EXERCISE REQUIREMENTS:
Every line in the records below with the string "finite" needs to be copied out.

Data excerpts:
☆ ☆ ☆ ☆

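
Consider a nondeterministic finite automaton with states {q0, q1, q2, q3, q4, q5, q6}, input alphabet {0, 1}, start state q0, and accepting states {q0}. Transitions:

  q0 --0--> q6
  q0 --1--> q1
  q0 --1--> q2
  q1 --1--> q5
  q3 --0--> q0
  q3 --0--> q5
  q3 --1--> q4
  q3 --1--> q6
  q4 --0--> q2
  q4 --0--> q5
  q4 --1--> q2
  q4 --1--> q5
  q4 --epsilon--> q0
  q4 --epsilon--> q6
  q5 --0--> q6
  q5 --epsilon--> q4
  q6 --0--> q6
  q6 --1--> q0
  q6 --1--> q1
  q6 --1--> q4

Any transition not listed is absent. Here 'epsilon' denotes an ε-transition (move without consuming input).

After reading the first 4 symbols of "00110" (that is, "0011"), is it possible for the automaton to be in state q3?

Start in {q0}.
Read '0': {q0} → {q6}.
Read '0': {q6} → {q6}.
Read '1': {q6} → {q0, q1, q4, q6}.
Read '1': {q0, q1, q4, q6} → {q0, q1, q2, q4, q5, q6}.
State q3 is not in {q0, q1, q2, q4, q5, q6}.

No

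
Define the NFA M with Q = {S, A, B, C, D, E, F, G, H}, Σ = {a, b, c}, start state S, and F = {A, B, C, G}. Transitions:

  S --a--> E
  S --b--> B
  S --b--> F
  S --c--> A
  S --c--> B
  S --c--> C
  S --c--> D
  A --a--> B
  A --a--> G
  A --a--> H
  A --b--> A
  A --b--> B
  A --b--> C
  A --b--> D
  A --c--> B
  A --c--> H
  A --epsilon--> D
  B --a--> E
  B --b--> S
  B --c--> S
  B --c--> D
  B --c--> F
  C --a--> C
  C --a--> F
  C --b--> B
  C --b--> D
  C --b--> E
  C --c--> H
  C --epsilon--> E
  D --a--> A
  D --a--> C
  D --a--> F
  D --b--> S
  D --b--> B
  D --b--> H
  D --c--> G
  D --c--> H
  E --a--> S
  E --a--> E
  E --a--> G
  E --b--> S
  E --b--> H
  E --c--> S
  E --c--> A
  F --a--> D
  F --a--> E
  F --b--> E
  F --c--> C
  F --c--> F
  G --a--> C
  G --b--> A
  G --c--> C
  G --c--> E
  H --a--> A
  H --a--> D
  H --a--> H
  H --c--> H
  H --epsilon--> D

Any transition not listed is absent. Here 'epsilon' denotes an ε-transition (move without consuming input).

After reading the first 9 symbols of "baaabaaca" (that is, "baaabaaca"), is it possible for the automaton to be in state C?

Start in {S}.
Read 'b': S→{B, F}; now {B, F}.
Read 'a': B→{E}, F→{D, E}; now {D, E}.
Read 'a': D→{A, C, F}, E→{S, E, G}; union {S, A, C, E, F, G}; ε-closure = {S, A, C, D, E, F, G}.
Read 'a': S→{E}, A→{B, G, H}, C→{C, F}, D→{A, C, F}, E→{S, E, G}, F→{D, E}, G→{C}; now {S, A, B, C, D, E, F, G, H}.
Read 'b': S→{B, F}, A→{A, B, C, D}, B→{S}, C→{B, D, E}, D→{S, B, H}, E→{S, H}, F→{E}, G→{A}, H→∅; now {S, A, B, C, D, E, F, H}.
Read 'a': S→{E}, A→{B, G, H}, B→{E}, C→{C, F}, D→{A, C, F}, E→{S, E, G}, F→{D, E}, H→{A, D, H}; now {S, A, B, C, D, E, F, G, H}.
Read 'a': S→{E}, A→{B, G, H}, B→{E}, C→{C, F}, D→{A, C, F}, E→{S, E, G}, F→{D, E}, G→{C}, H→{A, D, H}; now {S, A, B, C, D, E, F, G, H}.
Read 'c': S→{A, B, C, D}, A→{B, H}, B→{S, D, F}, C→{H}, D→{G, H}, E→{S, A}, F→{C, F}, G→{C, E}, H→{H}; now {S, A, B, C, D, E, F, G, H}.
Read 'a': S→{E}, A→{B, G, H}, B→{E}, C→{C, F}, D→{A, C, F}, E→{S, E, G}, F→{D, E}, G→{C}, H→{A, D, H}; now {S, A, B, C, D, E, F, G, H}.
State C is in {S, A, B, C, D, E, F, G, H}.

Yes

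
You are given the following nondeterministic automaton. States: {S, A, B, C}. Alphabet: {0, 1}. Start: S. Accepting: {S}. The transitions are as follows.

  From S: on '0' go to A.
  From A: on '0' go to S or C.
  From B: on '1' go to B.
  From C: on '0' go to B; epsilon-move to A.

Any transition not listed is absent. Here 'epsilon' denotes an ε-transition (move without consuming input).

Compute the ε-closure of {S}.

Begin with {S}.
No ε-moves leave this set, so the closure equals the set itself.

{S}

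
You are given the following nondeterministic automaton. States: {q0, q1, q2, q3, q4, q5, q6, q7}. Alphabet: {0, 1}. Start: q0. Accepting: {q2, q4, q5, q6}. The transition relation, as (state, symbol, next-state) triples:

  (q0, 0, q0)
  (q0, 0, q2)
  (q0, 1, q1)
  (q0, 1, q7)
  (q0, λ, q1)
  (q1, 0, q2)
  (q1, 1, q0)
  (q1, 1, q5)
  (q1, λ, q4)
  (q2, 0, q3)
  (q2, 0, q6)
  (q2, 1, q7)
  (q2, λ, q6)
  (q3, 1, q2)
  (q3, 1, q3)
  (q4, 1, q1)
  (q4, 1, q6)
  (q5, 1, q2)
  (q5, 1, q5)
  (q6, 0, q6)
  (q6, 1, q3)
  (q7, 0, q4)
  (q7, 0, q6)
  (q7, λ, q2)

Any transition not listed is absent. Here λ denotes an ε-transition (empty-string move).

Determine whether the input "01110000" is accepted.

Yes

Start: ε-closure({q0}) = {q0, q1, q4}.
Read '0': {q0, q1, q4} → {q0, q1, q2, q4, q6}.
Read '1': {q0, q1, q2, q4, q6} → {q0, q1, q2, q3, q4, q5, q6, q7}.
Read '1': {q0, q1, q2, q3, q4, q5, q6, q7} → {q0, q1, q2, q3, q4, q5, q6, q7}.
Read '1': {q0, q1, q2, q3, q4, q5, q6, q7} → {q0, q1, q2, q3, q4, q5, q6, q7}.
Read '0': {q0, q1, q2, q3, q4, q5, q6, q7} → {q0, q1, q2, q3, q4, q6}.
Read '0': {q0, q1, q2, q3, q4, q6} → {q0, q1, q2, q3, q4, q6}.
Read '0': {q0, q1, q2, q3, q4, q6} → {q0, q1, q2, q3, q4, q6}.
Read '0': {q0, q1, q2, q3, q4, q6} → {q0, q1, q2, q3, q4, q6}.
The final set {q0, q1, q2, q3, q4, q6} contains the accepting states q2, q4, q6.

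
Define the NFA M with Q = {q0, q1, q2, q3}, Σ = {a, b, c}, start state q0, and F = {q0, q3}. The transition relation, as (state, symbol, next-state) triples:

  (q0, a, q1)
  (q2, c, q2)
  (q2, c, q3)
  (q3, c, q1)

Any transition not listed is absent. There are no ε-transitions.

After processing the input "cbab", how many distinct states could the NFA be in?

Start in {q0}.
Read 'c': q0→∅; now ∅.
The set is empty and remains empty for the remaining 3 symbols.
That set has 0 states.

0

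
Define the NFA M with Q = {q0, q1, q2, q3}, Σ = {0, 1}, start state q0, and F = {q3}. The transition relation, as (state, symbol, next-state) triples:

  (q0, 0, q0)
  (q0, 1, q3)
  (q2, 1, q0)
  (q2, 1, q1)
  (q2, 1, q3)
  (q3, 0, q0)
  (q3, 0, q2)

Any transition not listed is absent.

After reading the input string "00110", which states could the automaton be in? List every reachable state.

Start in {q0}.
Read '0': q0→{q0}; now {q0}.
Read '0': q0→{q0}; now {q0}.
Read '1': q0→{q3}; now {q3}.
Read '1': q3→∅; now ∅.
The set is empty and remains empty for the remaining 1 symbol.

∅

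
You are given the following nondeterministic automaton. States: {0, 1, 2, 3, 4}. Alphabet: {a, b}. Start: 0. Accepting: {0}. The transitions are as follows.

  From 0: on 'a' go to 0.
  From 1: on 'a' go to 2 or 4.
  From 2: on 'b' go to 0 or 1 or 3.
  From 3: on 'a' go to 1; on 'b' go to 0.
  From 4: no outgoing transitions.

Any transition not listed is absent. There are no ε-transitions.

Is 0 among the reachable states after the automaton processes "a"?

Yes

Start in {0}.
Read 'a': {0} → {0}.
State 0 is in {0}.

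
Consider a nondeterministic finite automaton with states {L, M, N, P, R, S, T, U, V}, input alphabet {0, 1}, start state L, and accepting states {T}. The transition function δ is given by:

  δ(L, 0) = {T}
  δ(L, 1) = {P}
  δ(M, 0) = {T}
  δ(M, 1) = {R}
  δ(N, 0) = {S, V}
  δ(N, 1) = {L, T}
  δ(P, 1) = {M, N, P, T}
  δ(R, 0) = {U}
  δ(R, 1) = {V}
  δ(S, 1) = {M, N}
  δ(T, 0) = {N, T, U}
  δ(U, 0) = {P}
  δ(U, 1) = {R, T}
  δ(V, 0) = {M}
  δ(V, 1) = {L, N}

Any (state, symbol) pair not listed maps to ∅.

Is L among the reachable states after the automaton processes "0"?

No

Start in {L}.
Read '0': L→{T}; now {T}.
State L is not in {T}.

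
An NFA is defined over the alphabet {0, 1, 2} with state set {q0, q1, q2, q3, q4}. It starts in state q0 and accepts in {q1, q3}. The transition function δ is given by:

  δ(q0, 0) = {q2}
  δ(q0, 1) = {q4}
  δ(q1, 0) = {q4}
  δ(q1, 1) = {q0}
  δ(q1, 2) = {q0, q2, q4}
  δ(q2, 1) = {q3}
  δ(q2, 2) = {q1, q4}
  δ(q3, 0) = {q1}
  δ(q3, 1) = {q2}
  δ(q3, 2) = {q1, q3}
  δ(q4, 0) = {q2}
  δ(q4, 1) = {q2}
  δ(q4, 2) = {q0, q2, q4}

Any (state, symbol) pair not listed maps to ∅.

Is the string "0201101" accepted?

No

Start in {q0}.
Read '0': {q0} → {q2}.
Read '2': {q2} → {q1, q4}.
Read '0': {q1, q4} → {q2, q4}.
Read '1': {q2, q4} → {q2, q3}.
Read '1': {q2, q3} → {q2, q3}.
Read '0': {q2, q3} → {q1}.
Read '1': {q1} → {q0}.
The final set {q0} contains no accepting state.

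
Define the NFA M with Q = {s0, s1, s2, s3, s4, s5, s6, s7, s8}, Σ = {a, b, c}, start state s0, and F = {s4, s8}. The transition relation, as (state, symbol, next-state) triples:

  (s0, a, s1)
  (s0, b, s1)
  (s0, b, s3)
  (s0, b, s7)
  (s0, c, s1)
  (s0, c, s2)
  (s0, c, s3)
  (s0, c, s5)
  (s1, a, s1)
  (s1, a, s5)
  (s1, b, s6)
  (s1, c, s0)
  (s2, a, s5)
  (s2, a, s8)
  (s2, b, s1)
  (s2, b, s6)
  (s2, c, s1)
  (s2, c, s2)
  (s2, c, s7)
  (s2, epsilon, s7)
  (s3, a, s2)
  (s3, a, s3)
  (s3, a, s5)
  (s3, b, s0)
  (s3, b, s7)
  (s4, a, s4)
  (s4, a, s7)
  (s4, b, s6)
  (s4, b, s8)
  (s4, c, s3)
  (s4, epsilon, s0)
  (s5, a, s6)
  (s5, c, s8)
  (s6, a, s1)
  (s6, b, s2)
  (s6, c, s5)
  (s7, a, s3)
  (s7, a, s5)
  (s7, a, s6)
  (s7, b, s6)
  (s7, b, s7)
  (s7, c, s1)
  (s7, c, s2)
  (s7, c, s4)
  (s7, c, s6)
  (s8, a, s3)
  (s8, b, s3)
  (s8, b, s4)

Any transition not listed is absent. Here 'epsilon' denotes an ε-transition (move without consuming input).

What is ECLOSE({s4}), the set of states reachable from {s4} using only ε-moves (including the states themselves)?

Begin with {s4}.
ε-move s4 → s0; add s0.

{s0, s4}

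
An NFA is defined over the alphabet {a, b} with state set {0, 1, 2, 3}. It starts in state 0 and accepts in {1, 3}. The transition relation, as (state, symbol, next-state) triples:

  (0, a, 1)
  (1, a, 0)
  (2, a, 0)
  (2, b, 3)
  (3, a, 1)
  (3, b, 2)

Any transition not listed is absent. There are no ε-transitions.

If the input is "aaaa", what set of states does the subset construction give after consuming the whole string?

{0}

Start in {0}.
Read 'a': {0} → {1}.
Read 'a': {1} → {0}.
Read 'a': {0} → {1}.
Read 'a': {1} → {0}.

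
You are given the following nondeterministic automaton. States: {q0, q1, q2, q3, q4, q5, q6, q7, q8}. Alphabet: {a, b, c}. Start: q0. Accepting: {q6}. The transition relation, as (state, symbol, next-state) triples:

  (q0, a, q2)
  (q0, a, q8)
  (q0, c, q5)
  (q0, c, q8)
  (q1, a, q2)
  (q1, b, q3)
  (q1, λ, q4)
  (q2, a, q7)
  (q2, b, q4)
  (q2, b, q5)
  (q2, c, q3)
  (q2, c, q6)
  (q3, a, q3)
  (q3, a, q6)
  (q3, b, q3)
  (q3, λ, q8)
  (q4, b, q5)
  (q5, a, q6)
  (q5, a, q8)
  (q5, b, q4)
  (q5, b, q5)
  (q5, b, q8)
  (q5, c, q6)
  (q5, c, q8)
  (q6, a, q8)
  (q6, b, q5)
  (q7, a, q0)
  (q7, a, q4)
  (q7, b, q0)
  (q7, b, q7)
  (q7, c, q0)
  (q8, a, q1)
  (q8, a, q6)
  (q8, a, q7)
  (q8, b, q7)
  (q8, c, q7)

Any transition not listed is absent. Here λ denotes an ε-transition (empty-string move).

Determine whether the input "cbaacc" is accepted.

Start in {q0}.
Read 'c': {q0} → {q5, q8}.
Read 'b': {q5, q8} → {q4, q5, q7, q8}.
Read 'a': {q4, q5, q7, q8} → {q0, q1, q4, q6, q7, q8}.
Read 'a': {q0, q1, q4, q6, q7, q8} → {q0, q1, q2, q4, q6, q7, q8}.
Read 'c': {q0, q1, q2, q4, q6, q7, q8} → {q0, q3, q5, q6, q7, q8}.
Read 'c': {q0, q3, q5, q6, q7, q8} → {q0, q5, q6, q7, q8}.
The final set {q0, q5, q6, q7, q8} contains the accepting state q6.

Yes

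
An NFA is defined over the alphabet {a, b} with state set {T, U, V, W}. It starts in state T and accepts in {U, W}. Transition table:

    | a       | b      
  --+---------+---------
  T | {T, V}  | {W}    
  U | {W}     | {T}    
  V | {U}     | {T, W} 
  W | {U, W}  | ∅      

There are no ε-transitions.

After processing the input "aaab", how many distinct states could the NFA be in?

2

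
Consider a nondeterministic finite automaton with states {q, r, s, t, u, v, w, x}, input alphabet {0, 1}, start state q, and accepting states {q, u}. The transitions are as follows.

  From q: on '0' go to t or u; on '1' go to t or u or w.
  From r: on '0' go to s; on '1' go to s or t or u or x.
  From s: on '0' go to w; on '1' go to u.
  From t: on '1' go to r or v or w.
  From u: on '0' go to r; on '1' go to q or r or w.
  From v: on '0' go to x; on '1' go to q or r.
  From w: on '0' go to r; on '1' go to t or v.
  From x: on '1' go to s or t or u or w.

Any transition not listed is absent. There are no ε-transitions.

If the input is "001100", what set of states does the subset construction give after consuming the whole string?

{r, s, w}

Start in {q}.
Read '0': {q} → {t, u}.
Read '0': {t, u} → {r}.
Read '1': {r} → {s, t, u, x}.
Read '1': {s, t, u, x} → {q, r, s, t, u, v, w}.
Read '0': {q, r, s, t, u, v, w} → {r, s, t, u, w, x}.
Read '0': {r, s, t, u, w, x} → {r, s, w}.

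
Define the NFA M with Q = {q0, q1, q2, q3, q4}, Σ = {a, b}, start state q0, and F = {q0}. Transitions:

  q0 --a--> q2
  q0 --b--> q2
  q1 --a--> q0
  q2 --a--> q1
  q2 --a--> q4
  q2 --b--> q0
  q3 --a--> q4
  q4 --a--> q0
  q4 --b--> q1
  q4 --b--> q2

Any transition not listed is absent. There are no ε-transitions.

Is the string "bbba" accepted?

Start in {q0}.
Read 'b': q0→{q2}; now {q2}.
Read 'b': q2→{q0}; now {q0}.
Read 'b': q0→{q2}; now {q2}.
Read 'a': q2→{q1, q4}; now {q1, q4}.
The final set {q1, q4} contains no accepting state.

No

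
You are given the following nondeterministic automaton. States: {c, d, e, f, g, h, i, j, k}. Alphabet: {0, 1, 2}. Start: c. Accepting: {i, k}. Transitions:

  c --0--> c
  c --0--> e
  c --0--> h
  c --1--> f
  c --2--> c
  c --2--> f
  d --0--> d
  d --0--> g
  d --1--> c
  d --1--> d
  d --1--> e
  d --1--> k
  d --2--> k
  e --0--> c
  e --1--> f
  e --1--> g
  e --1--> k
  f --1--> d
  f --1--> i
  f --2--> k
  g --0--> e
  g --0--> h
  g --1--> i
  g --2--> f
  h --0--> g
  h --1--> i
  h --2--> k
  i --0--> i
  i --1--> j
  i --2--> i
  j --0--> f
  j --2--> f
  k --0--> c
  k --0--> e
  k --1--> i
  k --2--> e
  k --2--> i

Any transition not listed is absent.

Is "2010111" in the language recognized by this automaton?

Start in {c}.
Read '2': c→{c, f}; now {c, f}.
Read '0': c→{c, e, h}, f→∅; now {c, e, h}.
Read '1': c→{f}, e→{f, g, k}, h→{i}; now {f, g, i, k}.
Read '0': f→∅, g→{e, h}, i→{i}, k→{c, e}; now {c, e, h, i}.
Read '1': c→{f}, e→{f, g, k}, h→{i}, i→{j}; now {f, g, i, j, k}.
Read '1': f→{d, i}, g→{i}, i→{j}, j→∅, k→{i}; now {d, i, j}.
Read '1': d→{c, d, e, k}, i→{j}, j→∅; now {c, d, e, j, k}.
The final set {c, d, e, j, k} contains the accepting state k.

Yes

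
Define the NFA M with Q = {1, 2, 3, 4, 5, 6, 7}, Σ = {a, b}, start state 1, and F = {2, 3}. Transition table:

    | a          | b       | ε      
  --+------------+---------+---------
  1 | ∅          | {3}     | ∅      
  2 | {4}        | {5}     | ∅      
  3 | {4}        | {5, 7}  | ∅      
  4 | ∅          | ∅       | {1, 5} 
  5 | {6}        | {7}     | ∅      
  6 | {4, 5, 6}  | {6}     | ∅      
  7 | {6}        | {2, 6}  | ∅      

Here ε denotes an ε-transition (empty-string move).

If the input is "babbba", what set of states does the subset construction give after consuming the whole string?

{1, 4, 5, 6}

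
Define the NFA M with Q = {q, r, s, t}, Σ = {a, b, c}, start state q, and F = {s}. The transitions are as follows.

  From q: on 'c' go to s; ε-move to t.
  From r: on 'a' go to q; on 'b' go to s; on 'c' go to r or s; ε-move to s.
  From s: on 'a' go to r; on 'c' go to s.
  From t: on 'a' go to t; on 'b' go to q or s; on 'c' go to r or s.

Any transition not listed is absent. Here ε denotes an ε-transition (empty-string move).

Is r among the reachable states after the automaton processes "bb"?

No

Start: ε-closure({q}) = {q, t}.
Read 'b': q→∅, t→{q, s}; union {q, s}; ε-closure = {q, s, t}.
Read 'b': q→∅, s→∅, t→{q, s}; union {q, s}; ε-closure = {q, s, t}.
State r is not in {q, s, t}.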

☆ ☆ ☆ ☆

OUTPUT OF THE TASK:
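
Consider a nondeterministic finite automaton with states {q0, q1, q2, q3, q4, q5, q6}, input alphabet {0, 1}, start state q0, and accepting states {q0}. Transitions:
Consider a nondeterministic finite automaton with states {L, M, N, P, R, S, T, U, V}, input alphabet {0, 1}, start state L, and accepting states {T}. The transition function δ is given by:
Consider a nondeterministic finite automaton with states {q, r, s, t, u, v, w, x}, input alphabet {0, 1}, start state q, and accepting states {q, u}. The transitions are as follows.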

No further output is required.